> Problem details
Take each line below that has "records" and copy it.

** Input for this task follows **

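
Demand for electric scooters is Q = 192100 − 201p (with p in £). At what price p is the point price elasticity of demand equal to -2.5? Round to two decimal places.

682.66

Ed = −201p/(192100 − 201p). Set this equal to -2.5:
201p = 2.5·(192100 − 201p) ⇒ 201p(1 + 2.5) = 2.5·192100
p = 2.5·192100 / (201·3.5) = 682.6581…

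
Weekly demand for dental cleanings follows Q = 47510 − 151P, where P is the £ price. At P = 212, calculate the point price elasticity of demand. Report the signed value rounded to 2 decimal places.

-2.07

dQ/dP = −151. At P = 212, Q = 47510 − 151(212) = 15498.
Ed = (dQ/dP)·(P/Q) = −151 × (212/15498) = -2.0655…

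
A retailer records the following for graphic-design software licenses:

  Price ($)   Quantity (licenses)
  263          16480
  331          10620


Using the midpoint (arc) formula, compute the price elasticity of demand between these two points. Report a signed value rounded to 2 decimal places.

%ΔQ = (10620 − 16480) / [(16480 + 10620)/2] = -5860/13550 = -0.432472…
%ΔP = (331 − 263) / [(263 + 331)/2] = 68/297 = 0.228956…
Arc Ed = %ΔQ / %ΔP = (-5860/13550) / (68/297) = -1.8888…

-1.89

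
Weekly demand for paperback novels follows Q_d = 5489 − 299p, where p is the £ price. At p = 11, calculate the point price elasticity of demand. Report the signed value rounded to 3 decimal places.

-1.495

dQ_d/dp = −299. At p = 11, Q_d = 5489 − 299(11) = 2200.
Ed = (dQ_d/dp)·(p/Q_d) = −299 × (11/2200) = -1.495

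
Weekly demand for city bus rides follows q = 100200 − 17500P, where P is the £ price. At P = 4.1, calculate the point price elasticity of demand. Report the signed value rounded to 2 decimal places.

dq/dP = −17500. At P = 4.1, q = 100200 − 17500(4.1) = 28450.
Ed = (dq/dP)·(P/q) = −17500 × (4.1/28450) = -2.5219…

-2.52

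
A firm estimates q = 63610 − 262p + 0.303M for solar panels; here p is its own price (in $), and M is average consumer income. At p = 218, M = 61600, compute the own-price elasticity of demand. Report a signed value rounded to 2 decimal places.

At the given values, q = 63610 − 262(218) + 0.303(61600) = 25158.8.
∂q/∂p = −262.
E = (-262) × (218/25158.8) = -2.2702…

-2.27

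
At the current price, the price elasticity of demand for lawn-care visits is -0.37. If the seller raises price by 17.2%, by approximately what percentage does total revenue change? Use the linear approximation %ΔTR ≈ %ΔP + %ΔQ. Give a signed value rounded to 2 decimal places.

+10.84%

%ΔQ ≈ Ed × %ΔP = (-0.37) × (+17.2%) = -6.3640%
%ΔTR ≈ %ΔP + %ΔQ = (+17.2%) + (-6.3640%) = +10.8360%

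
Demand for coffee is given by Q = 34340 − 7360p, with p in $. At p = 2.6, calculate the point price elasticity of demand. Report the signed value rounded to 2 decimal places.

-1.26

dQ/dp = −7360. At p = 2.6, Q = 34340 − 7360(2.6) = 15204.
Ed = (dQ/dp)·(p/Q) = −7360 × (2.6/15204) = -1.2586…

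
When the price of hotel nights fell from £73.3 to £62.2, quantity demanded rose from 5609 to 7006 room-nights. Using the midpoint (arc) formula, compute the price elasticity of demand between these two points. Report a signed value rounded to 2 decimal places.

-1.35

%ΔQ = (7006 − 5609) / [(5609 + 7006)/2] = 1397/6307.5 = 0.221482…
%ΔP = (62.2 − 73.3) / [(73.3 + 62.2)/2] = -11.1/67.75 = -0.163837…
Arc Ed = %ΔQ / %ΔP = (1397/6307.5) / (-11.1/67.75) = -1.3518…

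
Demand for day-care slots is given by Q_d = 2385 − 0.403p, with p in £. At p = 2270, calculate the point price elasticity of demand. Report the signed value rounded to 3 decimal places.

dQ_d/dp = −0.403. At p = 2270, Q_d = 2385 − 0.403(2270) = 1470.19.
Ed = (dQ_d/dp)·(p/Q_d) = −0.403 × (2270/1470.19) = -0.62223…

-0.622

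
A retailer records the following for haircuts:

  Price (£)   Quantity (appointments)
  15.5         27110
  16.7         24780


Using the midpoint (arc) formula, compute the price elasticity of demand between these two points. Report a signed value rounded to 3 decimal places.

%ΔQ = (24780 − 27110) / [(27110 + 24780)/2] = -2330/25945 = -0.089805…
%ΔP = (16.7 − 15.5) / [(15.5 + 16.7)/2] = 1.2/16.1 = 0.074534…
Arc Ed = %ΔQ / %ΔP = (-2330/25945) / (1.2/16.1) = -1.20488…

-1.205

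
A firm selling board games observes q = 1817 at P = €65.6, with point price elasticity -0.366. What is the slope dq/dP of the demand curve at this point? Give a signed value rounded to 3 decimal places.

Ed = (dq/dP)·(P/q) ⇒ dq/dP = Ed·q/P = (-0.366)·1817/65.6 = -10.13753…

-10.138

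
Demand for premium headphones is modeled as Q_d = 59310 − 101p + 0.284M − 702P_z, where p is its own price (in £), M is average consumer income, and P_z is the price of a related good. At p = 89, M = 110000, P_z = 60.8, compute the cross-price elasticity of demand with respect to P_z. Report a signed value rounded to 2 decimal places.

At the given values, Q_d = 59310 − 101(89) + 0.284(110000) − 702(60.8) = 38879.4.
∂Q_d/∂P_z = -702.
E = (-702) × (60.8/38879.4) = -1.0977…

-1.10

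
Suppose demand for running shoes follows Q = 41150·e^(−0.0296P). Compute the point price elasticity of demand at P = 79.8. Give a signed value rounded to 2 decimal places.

-2.36

dQ/dP = −0.0296·Q = -114.769. At P = 79.8, Q = 3877.32.
Ed = (dQ/dP)·(P/Q) = (-114.769) × (79.8/3877.32) = -2.3620…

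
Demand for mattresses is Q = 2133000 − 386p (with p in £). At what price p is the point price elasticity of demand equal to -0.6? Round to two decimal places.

Ed = −386p/(2133000 − 386p). Set this equal to -0.6:
386p = 0.6·(2133000 − 386p) ⇒ 386p(1 + 0.6) = 0.6·2133000
p = 0.6·2133000 / (386·1.6) = 2072.2150…

2072.22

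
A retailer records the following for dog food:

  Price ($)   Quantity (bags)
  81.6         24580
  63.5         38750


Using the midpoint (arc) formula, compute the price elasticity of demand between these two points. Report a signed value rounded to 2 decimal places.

%ΔQ = (38750 − 24580) / [(24580 + 38750)/2] = 14170/31665 = 0.447497…
%ΔP = (63.5 − 81.6) / [(81.6 + 63.5)/2] = -18.1/72.55 = -0.249483…
Arc Ed = %ΔQ / %ΔP = (14170/31665) / (-18.1/72.55) = -1.7936…

-1.79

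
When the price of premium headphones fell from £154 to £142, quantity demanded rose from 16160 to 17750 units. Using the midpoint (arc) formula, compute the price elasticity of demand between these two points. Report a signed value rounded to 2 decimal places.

%ΔQ = (17750 − 16160) / [(16160 + 17750)/2] = 1590/16955 = 0.093777…
%ΔP = (142 − 154) / [(154 + 142)/2] = -12/148 = -0.081081…
Arc Ed = %ΔQ / %ΔP = (1590/16955) / (-12/148) = -1.1565…

-1.16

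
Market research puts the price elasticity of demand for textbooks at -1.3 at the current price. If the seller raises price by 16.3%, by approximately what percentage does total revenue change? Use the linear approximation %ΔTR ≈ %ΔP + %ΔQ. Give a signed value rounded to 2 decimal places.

-4.89%

%ΔQ ≈ Ed × %ΔP = (-1.3) × (+16.3%) = -21.1900%
%ΔTR ≈ %ΔP + %ΔQ = (+16.3%) + (-21.1900%) = -4.8900%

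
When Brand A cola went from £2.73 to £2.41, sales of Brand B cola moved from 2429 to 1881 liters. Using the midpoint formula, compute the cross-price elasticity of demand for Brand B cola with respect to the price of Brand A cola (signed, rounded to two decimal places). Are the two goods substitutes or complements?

%ΔQ_{Brand B cola} = (1881 − 2429)/avg = -548/2155 = -0.254292…
%ΔP_{Brand A cola} = (2.41 − 2.73)/avg = -0.32/2.57 = -0.124513…
E_cross = (-548/2155) / (-0.32/2.57) = 2.0422…
E_cross > 0 ⇒ the goods are substitutes.

2.04; substitutes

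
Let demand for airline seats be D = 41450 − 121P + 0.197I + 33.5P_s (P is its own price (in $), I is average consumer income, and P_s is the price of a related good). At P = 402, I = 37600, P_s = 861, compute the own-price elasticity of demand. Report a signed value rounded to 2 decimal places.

-1.67

At the given values, D = 41450 − 121(402) + 0.197(37600) + 33.5(861) = 29058.7.
∂D/∂P = −121.
E = (-121) × (402/29058.7) = -1.6739…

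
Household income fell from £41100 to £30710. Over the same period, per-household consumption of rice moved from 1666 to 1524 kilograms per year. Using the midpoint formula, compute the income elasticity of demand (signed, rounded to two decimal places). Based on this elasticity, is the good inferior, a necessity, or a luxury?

%ΔQ = (1524 − 1666)/[( 1666 + 1524)/2] = -142/1595 = -0.089028…
%ΔIncome = (30710 − 41100)/[( 41100 + 30710)/2] = -10390/35905 = -0.289374…
E_income = (-142/1595) / (-10390/35905) = 0.3076…
0 < E_income < 1 ⇒ normal good, necessity.

0.31; necessity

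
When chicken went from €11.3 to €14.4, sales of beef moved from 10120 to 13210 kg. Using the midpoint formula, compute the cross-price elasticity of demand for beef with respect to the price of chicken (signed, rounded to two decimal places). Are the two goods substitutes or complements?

%ΔQ_{beef} = (13210 − 10120)/avg = 3090/11665 = 0.264894…
%ΔP_{chicken} = (14.4 − 11.3)/avg = 3.1/12.85 = 0.241245…
E_cross = (3090/11665) / (3.1/12.85) = 1.0980…
E_cross > 0 ⇒ the goods are substitutes.

1.10; substitutes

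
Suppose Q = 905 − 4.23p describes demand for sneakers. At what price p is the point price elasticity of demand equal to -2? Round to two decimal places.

Ed = −4.23p/(905 − 4.23p). Set this equal to -2:
4.23p = 2·(905 − 4.23p) ⇒ 4.23p(1 + 2) = 2·905
p = 2·905 / (4.23·3) = 142.6319…

142.63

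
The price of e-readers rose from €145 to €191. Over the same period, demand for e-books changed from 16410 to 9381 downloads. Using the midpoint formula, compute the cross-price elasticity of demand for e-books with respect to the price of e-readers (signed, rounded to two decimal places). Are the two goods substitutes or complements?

-1.99; complements

%ΔQ_{e-books} = (9381 − 16410)/avg = -7029/12895.5 = -0.545073…
%ΔP_{e-readers} = (191 − 145)/avg = 46/168 = 0.273809…
E_cross = (-7029/12895.5) / (46/168) = -1.9907…
E_cross < 0 ⇒ the goods are complements.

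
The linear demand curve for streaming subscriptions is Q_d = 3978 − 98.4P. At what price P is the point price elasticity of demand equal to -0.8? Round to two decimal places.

17.97

Ed = −98.4P/(3978 − 98.4P). Set this equal to -0.8:
98.4P = 0.8·(3978 − 98.4P) ⇒ 98.4P(1 + 0.8) = 0.8·3978
P = 0.8·3978 / (98.4·1.8) = 17.9674…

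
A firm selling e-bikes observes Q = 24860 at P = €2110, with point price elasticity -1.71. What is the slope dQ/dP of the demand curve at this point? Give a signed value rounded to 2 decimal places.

-20.15

Ed = (dQ/dP)·(P/Q) ⇒ dQ/dP = Ed·Q/P = (-1.71)·24860/2110 = -20.1472…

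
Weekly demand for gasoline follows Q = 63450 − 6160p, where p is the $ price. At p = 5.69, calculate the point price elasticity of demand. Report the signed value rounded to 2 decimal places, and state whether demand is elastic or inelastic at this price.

dQ/dp = −6160. At p = 5.69, Q = 63450 − 6160(5.69) = 28399.6.
Ed = (dQ/dp)·(p/Q) = −6160 × (5.69/28399.6) = -1.2341…
|Ed| = 1.23 > 1, so demand is elastic.

-1.23; elastic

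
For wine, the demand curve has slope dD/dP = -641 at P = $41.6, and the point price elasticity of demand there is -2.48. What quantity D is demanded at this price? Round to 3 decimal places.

Ed = (dD/dP)·(P/D) ⇒ D = (dD/dP)·P/Ed = (-641)·41.6/(-2.48) = 10752.25806…

10752.258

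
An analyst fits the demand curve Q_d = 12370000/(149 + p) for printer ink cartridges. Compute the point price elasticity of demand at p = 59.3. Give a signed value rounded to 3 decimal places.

-0.285

dQ_d/dp = −12370000/(149 + p)² = -285.096. At p = 59.3, Q_d = 59385.5.
Ed = (dQ_d/dp)·(p/Q_d) = (-285.096) × (59.3/59385.5) = -0.28468…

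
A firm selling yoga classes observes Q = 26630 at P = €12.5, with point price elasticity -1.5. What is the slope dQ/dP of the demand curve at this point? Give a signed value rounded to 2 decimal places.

Ed = (dQ/dP)·(P/Q) ⇒ dQ/dP = Ed·Q/P = (-1.5)·26630/12.5 = -3195.6

-3195.60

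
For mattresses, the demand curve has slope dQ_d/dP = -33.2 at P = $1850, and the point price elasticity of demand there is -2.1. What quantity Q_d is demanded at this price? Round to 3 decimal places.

29247.619

Ed = (dQ_d/dP)·(P/Q_d) ⇒ Q_d = (dQ_d/dP)·P/Ed = (-33.2)·1850/(-2.1) = 29247.61904…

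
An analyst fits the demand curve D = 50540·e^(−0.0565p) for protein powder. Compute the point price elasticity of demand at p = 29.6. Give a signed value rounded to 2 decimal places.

dD/dp = −0.0565·D = -536.253. At p = 29.6, D = 9491.2.
Ed = (dD/dp)·(p/D) = (-536.253) × (29.6/9491.2) = -1.6724

-1.67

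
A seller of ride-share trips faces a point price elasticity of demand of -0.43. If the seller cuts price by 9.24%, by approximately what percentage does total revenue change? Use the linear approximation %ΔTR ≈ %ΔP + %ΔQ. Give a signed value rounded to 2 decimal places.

-5.27%

%ΔQ ≈ Ed × %ΔP = (-0.43) × (-9.24%) = +3.9732%
%ΔTR ≈ %ΔP + %ΔQ = (-9.24%) + (+3.9732%) = -5.2668%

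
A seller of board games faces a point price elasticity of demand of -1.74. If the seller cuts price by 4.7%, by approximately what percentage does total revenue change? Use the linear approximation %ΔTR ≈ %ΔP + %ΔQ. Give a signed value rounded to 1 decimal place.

%ΔQ ≈ Ed × %ΔP = (-1.74) × (-4.7%) = +8.1780%
%ΔTR ≈ %ΔP + %ΔQ = (-4.7%) + (+8.1780%) = +3.4780%

+3.5%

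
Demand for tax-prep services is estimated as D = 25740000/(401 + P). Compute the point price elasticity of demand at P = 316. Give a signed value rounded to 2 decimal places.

-0.44

dD/dP = −25740000/(401 + P)² = -50.0692. At P = 316, D = 35899.6.
Ed = (dD/dP)·(P/D) = (-50.0692) × (316/35899.6) = -0.4407…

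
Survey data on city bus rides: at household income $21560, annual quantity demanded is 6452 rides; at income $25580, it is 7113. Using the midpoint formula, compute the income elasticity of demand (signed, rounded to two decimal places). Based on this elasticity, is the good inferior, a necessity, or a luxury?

0.57; necessity

%ΔQ = (7113 − 6452)/[( 6452 + 7113)/2] = 661/6782.5 = 0.097456…
%ΔIncome = (25580 − 21560)/[( 21560 + 25580)/2] = 4020/23570 = 0.170555…
E_income = (661/6782.5) / (4020/23570) = 0.5714…
0 < E_income < 1 ⇒ normal good, necessity.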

** End of Input for this task **

> Response to the exercise
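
A retailer records the following for graphic-design software licenses:
A retailer records the following for haircuts:
A retailer records the following for dog food: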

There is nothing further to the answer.